#### Material to process ####

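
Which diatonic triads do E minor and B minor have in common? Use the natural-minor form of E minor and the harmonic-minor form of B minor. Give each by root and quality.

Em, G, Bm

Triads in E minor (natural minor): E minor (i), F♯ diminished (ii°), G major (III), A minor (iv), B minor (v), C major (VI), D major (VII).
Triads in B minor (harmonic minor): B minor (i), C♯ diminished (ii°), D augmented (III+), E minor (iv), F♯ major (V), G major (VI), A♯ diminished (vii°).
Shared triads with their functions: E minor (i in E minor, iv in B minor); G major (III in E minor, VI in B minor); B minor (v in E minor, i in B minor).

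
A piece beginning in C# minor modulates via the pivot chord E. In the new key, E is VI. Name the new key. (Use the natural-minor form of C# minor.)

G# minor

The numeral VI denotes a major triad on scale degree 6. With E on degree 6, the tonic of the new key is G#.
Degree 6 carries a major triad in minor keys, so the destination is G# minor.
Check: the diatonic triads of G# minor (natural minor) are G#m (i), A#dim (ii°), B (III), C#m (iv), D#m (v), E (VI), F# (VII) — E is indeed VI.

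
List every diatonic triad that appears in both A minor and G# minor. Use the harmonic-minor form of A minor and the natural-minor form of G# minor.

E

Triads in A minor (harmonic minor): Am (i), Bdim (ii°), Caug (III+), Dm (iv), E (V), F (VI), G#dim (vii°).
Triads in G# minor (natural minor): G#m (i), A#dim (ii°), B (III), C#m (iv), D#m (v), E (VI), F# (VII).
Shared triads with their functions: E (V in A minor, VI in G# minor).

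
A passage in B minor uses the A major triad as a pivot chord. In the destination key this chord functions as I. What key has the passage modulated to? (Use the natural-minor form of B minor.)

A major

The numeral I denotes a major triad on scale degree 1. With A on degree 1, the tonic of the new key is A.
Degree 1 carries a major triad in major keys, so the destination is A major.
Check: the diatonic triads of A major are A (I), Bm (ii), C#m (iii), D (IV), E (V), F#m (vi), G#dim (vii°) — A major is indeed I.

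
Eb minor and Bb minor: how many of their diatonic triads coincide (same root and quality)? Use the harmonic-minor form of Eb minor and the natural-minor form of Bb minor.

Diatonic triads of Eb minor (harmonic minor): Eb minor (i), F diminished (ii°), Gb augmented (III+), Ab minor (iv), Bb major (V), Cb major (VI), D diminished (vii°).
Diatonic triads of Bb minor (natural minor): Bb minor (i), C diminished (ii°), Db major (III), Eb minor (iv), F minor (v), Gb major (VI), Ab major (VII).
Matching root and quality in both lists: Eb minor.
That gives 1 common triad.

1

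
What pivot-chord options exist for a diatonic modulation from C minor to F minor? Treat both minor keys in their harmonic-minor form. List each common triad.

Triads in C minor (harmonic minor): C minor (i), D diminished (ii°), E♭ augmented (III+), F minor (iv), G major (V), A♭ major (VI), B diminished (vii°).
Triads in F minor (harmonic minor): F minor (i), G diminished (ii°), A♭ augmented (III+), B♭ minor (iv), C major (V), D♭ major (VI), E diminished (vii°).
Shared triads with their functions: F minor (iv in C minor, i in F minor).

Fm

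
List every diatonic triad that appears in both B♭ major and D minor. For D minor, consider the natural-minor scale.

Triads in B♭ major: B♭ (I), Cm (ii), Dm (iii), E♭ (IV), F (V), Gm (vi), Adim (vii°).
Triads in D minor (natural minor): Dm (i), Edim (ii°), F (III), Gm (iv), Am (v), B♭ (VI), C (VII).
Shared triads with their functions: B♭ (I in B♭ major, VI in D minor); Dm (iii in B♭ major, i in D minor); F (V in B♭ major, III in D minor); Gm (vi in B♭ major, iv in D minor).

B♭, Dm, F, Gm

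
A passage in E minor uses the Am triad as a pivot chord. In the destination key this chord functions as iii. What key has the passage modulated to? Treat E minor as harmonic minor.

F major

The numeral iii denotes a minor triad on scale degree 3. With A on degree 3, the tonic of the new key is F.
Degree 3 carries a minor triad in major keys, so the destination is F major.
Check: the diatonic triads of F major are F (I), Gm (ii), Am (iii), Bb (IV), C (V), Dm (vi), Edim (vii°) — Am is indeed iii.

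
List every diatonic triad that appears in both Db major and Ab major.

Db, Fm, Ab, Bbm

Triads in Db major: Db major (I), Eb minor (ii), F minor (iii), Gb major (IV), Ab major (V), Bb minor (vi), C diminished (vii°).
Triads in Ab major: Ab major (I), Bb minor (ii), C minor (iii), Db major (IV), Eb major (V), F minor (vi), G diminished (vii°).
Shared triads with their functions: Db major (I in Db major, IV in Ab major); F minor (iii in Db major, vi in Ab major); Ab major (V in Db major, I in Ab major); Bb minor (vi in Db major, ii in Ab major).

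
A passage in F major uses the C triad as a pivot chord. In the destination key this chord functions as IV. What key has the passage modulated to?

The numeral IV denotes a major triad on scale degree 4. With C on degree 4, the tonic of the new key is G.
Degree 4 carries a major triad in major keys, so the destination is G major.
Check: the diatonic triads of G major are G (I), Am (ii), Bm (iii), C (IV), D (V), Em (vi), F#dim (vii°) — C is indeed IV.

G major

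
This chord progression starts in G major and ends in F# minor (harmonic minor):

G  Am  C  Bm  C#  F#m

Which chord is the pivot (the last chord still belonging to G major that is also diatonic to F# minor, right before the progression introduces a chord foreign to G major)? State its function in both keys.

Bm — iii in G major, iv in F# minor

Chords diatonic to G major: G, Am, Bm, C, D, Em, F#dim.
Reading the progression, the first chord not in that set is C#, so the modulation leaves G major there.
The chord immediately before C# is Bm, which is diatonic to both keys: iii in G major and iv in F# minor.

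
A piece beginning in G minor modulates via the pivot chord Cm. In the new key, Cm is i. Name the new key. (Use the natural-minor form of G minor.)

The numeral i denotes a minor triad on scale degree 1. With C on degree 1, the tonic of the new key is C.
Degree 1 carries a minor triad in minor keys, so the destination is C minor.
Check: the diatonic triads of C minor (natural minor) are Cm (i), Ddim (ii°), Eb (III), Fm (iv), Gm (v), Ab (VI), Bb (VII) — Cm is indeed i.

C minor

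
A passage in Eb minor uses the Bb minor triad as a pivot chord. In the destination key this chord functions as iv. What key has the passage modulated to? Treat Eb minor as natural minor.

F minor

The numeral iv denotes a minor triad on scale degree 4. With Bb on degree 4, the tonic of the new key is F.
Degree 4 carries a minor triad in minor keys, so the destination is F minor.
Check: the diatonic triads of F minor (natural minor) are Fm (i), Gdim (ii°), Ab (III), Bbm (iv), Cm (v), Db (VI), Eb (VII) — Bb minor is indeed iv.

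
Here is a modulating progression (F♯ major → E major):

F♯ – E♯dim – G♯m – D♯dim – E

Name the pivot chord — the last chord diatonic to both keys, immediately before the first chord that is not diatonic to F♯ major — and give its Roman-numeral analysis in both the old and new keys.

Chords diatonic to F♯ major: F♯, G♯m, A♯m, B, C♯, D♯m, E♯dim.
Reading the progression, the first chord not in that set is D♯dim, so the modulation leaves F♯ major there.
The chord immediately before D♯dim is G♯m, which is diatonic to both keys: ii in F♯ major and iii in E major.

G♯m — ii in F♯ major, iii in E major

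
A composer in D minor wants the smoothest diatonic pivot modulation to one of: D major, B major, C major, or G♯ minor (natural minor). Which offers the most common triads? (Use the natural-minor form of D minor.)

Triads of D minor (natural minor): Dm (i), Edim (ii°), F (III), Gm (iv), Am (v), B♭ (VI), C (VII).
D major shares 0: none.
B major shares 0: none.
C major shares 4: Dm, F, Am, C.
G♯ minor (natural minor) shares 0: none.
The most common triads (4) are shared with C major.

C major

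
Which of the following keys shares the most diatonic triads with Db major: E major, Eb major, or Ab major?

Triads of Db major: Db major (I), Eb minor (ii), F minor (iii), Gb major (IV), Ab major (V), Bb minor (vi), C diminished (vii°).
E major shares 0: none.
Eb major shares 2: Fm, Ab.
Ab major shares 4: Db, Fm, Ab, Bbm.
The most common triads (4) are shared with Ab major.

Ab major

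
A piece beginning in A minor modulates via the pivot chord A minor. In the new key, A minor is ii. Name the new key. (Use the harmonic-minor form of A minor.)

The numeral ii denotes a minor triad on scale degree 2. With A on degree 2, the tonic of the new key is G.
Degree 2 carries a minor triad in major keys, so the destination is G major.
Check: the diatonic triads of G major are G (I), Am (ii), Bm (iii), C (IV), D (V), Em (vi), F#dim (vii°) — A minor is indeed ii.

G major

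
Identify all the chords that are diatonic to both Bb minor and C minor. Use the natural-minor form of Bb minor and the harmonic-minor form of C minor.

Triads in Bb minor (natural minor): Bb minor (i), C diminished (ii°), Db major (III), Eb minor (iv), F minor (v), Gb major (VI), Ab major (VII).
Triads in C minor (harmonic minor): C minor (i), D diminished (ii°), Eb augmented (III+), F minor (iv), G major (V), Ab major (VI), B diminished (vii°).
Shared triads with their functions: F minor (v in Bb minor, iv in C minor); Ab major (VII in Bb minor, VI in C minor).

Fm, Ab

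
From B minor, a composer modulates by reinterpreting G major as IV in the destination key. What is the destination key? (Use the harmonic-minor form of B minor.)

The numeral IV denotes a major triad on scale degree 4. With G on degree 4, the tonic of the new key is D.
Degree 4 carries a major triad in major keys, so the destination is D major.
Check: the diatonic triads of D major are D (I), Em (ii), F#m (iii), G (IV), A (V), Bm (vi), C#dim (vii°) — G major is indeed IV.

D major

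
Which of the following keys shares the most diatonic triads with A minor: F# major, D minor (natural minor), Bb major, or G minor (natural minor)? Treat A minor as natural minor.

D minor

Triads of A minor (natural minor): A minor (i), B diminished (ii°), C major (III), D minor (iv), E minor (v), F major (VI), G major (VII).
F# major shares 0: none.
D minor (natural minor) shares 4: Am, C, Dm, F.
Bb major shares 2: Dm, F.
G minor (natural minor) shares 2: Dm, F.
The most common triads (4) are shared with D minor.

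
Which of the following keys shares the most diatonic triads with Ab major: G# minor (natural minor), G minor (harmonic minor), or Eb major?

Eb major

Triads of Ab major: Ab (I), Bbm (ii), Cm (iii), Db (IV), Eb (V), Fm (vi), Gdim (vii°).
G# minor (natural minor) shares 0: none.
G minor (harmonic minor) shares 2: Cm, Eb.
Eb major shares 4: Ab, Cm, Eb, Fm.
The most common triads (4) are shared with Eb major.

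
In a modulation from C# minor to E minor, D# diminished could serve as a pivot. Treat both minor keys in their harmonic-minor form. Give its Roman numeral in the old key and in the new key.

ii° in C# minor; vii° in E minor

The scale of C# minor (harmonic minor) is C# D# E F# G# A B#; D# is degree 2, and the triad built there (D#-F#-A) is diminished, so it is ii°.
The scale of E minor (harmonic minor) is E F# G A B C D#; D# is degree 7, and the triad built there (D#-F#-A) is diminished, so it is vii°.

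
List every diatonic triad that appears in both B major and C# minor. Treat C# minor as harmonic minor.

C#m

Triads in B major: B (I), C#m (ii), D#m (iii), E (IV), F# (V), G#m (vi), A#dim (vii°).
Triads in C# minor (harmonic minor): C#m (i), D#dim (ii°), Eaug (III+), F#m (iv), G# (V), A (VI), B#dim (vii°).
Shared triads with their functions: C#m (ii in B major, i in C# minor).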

####
#### Material to process ####

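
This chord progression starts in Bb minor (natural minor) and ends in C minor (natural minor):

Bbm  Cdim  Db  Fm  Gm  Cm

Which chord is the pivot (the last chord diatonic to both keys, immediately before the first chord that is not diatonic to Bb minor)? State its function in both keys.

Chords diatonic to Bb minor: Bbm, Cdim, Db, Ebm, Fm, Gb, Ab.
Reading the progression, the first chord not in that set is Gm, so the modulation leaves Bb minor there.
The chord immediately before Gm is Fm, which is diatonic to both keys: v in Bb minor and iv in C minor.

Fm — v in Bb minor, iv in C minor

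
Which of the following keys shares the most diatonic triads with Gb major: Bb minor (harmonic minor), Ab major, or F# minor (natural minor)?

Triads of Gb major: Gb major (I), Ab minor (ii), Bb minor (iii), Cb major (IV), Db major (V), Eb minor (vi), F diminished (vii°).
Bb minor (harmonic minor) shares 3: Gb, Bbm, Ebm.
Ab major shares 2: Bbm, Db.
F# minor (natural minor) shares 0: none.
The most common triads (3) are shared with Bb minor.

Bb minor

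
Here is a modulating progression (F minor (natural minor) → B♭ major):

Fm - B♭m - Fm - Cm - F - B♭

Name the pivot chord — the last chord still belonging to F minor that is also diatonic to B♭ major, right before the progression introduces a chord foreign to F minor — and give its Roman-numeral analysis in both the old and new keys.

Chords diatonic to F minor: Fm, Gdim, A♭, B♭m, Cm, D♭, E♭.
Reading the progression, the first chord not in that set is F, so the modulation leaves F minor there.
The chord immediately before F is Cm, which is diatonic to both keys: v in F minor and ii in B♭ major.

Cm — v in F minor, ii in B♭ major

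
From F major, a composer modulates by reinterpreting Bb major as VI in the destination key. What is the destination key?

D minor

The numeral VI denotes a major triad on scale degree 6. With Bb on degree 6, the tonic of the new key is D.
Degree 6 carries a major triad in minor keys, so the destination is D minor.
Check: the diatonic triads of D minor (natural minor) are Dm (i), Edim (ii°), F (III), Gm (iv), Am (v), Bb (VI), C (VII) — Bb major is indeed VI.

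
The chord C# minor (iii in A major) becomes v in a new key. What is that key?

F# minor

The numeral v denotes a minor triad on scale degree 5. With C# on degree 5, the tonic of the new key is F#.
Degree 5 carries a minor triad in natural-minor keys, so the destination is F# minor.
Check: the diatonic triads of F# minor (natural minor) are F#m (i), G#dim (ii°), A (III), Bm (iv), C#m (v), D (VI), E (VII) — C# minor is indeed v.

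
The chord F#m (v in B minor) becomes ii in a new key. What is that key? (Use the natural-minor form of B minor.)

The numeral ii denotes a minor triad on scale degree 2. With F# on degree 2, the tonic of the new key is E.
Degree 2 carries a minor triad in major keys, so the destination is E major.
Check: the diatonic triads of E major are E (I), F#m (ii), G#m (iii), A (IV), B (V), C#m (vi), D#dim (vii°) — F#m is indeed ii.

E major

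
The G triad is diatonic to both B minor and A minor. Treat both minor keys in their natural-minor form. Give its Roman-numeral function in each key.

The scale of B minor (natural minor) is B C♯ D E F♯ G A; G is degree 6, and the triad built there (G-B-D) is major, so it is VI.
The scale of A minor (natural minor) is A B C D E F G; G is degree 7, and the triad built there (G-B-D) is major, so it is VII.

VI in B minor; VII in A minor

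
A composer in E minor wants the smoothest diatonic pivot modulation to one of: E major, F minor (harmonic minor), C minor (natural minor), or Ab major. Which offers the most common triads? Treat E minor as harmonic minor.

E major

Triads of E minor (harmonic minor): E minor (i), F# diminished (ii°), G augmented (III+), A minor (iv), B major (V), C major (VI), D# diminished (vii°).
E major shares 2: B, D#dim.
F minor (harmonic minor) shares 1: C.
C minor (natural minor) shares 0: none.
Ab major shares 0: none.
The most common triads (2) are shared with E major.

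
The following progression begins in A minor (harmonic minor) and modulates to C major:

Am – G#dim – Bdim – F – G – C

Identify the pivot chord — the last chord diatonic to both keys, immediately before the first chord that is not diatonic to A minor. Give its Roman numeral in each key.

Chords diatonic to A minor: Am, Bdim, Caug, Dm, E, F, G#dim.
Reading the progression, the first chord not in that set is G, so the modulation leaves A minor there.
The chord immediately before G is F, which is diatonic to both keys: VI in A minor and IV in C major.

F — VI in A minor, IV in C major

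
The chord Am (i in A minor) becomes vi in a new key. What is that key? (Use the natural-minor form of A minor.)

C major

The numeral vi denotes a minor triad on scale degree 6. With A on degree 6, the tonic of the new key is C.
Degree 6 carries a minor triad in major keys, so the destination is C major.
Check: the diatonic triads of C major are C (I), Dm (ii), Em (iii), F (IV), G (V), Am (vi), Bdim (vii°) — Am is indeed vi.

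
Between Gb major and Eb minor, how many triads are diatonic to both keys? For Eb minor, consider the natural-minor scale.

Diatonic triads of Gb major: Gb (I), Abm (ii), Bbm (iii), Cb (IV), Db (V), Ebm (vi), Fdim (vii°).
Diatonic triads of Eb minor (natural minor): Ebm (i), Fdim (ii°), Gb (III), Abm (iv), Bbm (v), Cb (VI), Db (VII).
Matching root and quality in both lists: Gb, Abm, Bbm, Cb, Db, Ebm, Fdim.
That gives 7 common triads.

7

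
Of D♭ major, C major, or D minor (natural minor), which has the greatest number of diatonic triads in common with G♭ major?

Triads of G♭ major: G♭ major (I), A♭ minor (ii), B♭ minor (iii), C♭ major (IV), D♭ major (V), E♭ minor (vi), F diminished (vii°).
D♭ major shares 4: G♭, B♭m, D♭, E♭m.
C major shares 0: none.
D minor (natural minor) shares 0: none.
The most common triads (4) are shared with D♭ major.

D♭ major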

####

Where a line of the data above includes the string "starts", pull it out.

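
This chord progression starts in G major and ends in F# minor (harmonic minor):
This chord progression starts in Bb minor (natural minor) and ends in C minor (natural minor):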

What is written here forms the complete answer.